====== GIVEN RECORDS
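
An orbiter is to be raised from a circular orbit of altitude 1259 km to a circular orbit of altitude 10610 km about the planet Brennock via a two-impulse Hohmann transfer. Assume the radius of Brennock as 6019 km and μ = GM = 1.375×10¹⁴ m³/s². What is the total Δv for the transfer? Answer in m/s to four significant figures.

r₁ = 6019 + 1259 = 7278.0 km = 7.2780×10⁶ m.
r₂ = 6019 + 10610 = 16629 km = 1.6629×10⁷ m.
Transfer ellipse a_t = (r₁ + r₂)/2 = 1.195×10⁷ m.
At r₁: circular v_c1 = √(μ/r₁) = 4347 m/s; transfer-periapsis v_p = √[μ(2/r₁ − 1/a_t)] = 5127 m/s.
Δv₁ = v_p − v_c1 = 780.1 m/s.
At r₂: circular v_c2 = √(μ/r₂) = 2876 m/s; transfer-apoapsis v_a = √[μ(2/r₂ − 1/a_t)] = 2244 m/s.
Δv₂ = v_c2 − v_a = 631.8 m/s.
Total Δv = Δv₁ + Δv₂ = 1412 m/s.

Δv_total ≈ 1412 m/s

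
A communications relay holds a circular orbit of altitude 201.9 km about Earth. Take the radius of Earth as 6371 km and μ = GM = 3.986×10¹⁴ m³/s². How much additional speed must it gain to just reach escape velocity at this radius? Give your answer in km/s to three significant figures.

Δv ≈ 3.23 km/s

r = 6371 + 201.9 = 6572.9 km = 6.5729×10⁶ m.
Circular speed v_c = √(μ/r) = 7787 m/s.
Escape speed v_esc = √(2μ/r) = √2 × v_c = 11010 m/s.
Δv = v_esc − v_c = 3226 m/s = 3.226 km/s.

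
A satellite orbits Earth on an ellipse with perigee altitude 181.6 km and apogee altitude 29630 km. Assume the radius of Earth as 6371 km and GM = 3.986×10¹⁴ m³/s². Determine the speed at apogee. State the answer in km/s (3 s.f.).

r_p = 6371 + 181.6 = 6552.6 km = 6.5526×10⁶ m.
r_a = 6371 + 29630 = 36001 km = 3.6001×10⁷ m.
Semi-major axis a = (r_p + r_a)/2 = 21277 km = 2.128×10⁷ m.
Vis-viva: v² = μ(2/r − 1/a) = 3.986×10¹⁴ × (5.555×10⁻⁸ − 4.700×10⁻⁸) = 3.410×10⁶ m²/s².
v = 1847 m/s = 1.847 km/s.

v ≈ 1.85 km/s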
============
__REQUIRED WORK__
Give back all of the entries exactly as written.

__ANSWER FOR THIS EXERCISE__
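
An orbiter is to be raised from a circular orbit of altitude 1259 km to a circular orbit of altitude 10610 km about the planet Brennock via a two-impulse Hohmann transfer. Assume the radius of Brennock as 6019 km and μ = GM = 1.375×10¹⁴ m³/s². What is the total Δv for the transfer? Answer in m/s to four significant figures.

r₁ = 6019 + 1259 = 7278.0 km = 7.2780×10⁶ m.
r₂ = 6019 + 10610 = 16629 km = 1.6629×10⁷ m.
Transfer ellipse a_t = (r₁ + r₂)/2 = 1.195×10⁷ m.
At r₁: circular v_c1 = √(μ/r₁) = 4347 m/s; transfer-periapsis v_p = √[μ(2/r₁ − 1/a_t)] = 5127 m/s.
Δv₁ = v_p − v_c1 = 780.1 m/s.
At r₂: circular v_c2 = √(μ/r₂) = 2876 m/s; transfer-apoapsis v_a = √[μ(2/r₂ − 1/a_t)] = 2244 m/s.
Δv₂ = v_c2 − v_a = 631.8 m/s.
Total Δv = Δv₁ + Δv₂ = 1412 m/s.

Δv_total ≈ 1412 m/s

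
A communications relay holds a circular orbit of altitude 201.9 km about Earth. Take the radius of Earth as 6371 km and μ = GM = 3.986×10¹⁴ m³/s². How much additional speed must it gain to just reach escape velocity at this radius? Give your answer in km/s to three significant figures.

Δv ≈ 3.23 km/s

r = 6371 + 201.9 = 6572.9 km = 6.5729×10⁶ m.
Circular speed v_c = √(μ/r) = 7787 m/s.
Escape speed v_esc = √(2μ/r) = √2 × v_c = 11010 m/s.
Δv = v_esc − v_c = 3226 m/s = 3.226 km/s.

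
A satellite orbits Earth on an ellipse with perigee altitude 181.6 km and apogee altitude 29630 km. Assume the radius of Earth as 6371 km and GM = 3.986×10¹⁴ m³/s². Determine the speed at apogee. State the answer in km/s (3 s.f.).

r_p = 6371 + 181.6 = 6552.6 km = 6.5526×10⁶ m.
r_a = 6371 + 29630 = 36001 km = 3.6001×10⁷ m.
Semi-major axis a = (r_p + r_a)/2 = 21277 km = 2.128×10⁷ m.
Vis-viva: v² = μ(2/r − 1/a) = 3.986×10¹⁴ × (5.555×10⁻⁸ − 4.700×10⁻⁸) = 3.410×10⁶ m²/s².
v = 1847 m/s = 1.847 km/s.

v ≈ 1.85 km/s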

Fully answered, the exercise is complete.